Dataset entries:
□ □ □

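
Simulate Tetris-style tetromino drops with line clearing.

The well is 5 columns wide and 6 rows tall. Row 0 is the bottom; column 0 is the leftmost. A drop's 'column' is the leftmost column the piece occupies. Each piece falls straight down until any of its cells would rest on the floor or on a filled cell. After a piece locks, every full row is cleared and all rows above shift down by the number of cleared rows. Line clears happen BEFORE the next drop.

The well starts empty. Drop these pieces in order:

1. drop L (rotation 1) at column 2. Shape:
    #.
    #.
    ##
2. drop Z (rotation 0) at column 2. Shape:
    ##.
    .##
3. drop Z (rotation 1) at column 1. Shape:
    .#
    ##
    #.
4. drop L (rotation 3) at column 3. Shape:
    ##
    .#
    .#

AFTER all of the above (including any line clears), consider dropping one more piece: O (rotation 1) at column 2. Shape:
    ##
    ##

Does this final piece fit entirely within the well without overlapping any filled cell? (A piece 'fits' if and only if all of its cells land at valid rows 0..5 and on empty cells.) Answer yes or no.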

□ □ □

• Activity:
Lines from the records above that hold "rows" are the ones to list.

• Output of the task:
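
The well is 5 columns wide and 6 rows tall. Row 0 is the bottom; column 0 is the leftmost. A drop's 'column' is the leftmost column the piece occupies. Each piece falls straight down until any of its cells would rest on the floor or on a filled cell. After a piece locks, every full row is cleared and all rows above shift down by the number of cleared rows. Line clears happen BEFORE the next drop.
Does this final piece fit entirely within the well without overlapping any filled cell? (A piece 'fits' if and only if all of its cells land at valid rows 0..5 and on empty cells.) Answer yes or no.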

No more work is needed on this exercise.